YOUR TASK: Produce the same data once more, line for line.

STUDY MATERIAL:

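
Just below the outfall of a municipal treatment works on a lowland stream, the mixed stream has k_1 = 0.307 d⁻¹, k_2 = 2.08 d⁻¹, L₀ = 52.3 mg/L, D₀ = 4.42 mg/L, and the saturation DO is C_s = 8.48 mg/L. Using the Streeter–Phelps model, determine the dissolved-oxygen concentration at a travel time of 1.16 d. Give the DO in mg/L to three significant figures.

k_1 L₀/(k_2−k_1) = 0.307×52.3/(2.08−0.307) = 16.06/1.773 = 9.056 mg/L.
e^(−k_1 t) = e^(−0.307×1.160) = 0.7004; e^(−k_2 t) = e^(−2.08×1.160) = 0.08956.
D = 9.056 × (0.7004 − 0.08956) + 4.42 × 0.08956 = 5.532 + 0.3959 = 5.927 mg/L.
DO = C_s − D = 8.48 − 5.927 = 2.553 mg/L.

DO ≈ 2.55 mg/L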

RESULT BELOW:
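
Just below the outfall of a municipal treatment works on a lowland stream, the mixed stream has k_1 = 0.307 d⁻¹, k_2 = 2.08 d⁻¹, L₀ = 52.3 mg/L, D₀ = 4.42 mg/L, and the saturation DO is C_s = 8.48 mg/L. Using the Streeter–Phelps model, determine the dissolved-oxygen concentration at a travel time of 1.16 d. Give the DO in mg/L to three significant figures.

k_1 L₀/(k_2−k_1) = 0.307×52.3/(2.08−0.307) = 16.06/1.773 = 9.056 mg/L.
e^(−k_1 t) = e^(−0.307×1.160) = 0.7004; e^(−k_2 t) = e^(−2.08×1.160) = 0.08956.
D = 9.056 × (0.7004 − 0.08956) + 4.42 × 0.08956 = 5.532 + 0.3959 = 5.927 mg/L.
DO = C_s − D = 8.48 − 5.927 = 2.553 mg/L.

DO ≈ 2.55 mg/L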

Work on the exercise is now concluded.